**To do**
Copy out every entry precisely.

═══ Given records ═══

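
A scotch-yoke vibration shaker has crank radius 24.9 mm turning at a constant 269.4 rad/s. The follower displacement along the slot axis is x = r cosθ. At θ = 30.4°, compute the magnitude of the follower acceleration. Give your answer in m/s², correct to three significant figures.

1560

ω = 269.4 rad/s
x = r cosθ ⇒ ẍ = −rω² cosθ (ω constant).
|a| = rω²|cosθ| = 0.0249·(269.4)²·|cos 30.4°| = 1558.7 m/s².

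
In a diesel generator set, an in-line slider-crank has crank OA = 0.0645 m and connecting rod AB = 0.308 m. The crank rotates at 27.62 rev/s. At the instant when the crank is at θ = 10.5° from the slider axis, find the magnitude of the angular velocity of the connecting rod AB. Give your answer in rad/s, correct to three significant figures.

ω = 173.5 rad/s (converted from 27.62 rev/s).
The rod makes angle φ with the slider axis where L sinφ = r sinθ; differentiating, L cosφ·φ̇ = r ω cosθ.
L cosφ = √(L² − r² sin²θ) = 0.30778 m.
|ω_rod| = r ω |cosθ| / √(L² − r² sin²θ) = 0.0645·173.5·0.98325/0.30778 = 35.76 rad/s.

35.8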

═══

**Answer box**
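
A scotch-yoke vibration shaker has crank radius 24.9 mm turning at a constant 269.4 rad/s. The follower displacement along the slot axis is x = r cosθ. At θ = 30.4°, compute the magnitude of the follower acceleration. Give your answer in m/s², correct to three significant figures.

1560

ω = 269.4 rad/s
x = r cosθ ⇒ ẍ = −rω² cosθ (ω constant).
|a| = rω²|cosθ| = 0.0249·(269.4)²·|cos 30.4°| = 1558.7 m/s².

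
In a diesel generator set, an in-line slider-crank has crank OA = 0.0645 m and connecting rod AB = 0.308 m. The crank rotates at 27.62 rev/s. At the instant when the crank is at θ = 10.5° from the slider axis, find the magnitude of the angular velocity of the connecting rod AB. Give your answer in rad/s, correct to three significant figures.

ω = 173.5 rad/s (converted from 27.62 rev/s).
The rod makes angle φ with the slider axis where L sinφ = r sinθ; differentiating, L cosφ·φ̇ = r ω cosθ.
L cosφ = √(L² − r² sin²θ) = 0.30778 m.
|ω_rod| = r ω |cosθ| / √(L² − r² sin²θ) = 0.0645·173.5·0.98325/0.30778 = 35.76 rad/s.

35.8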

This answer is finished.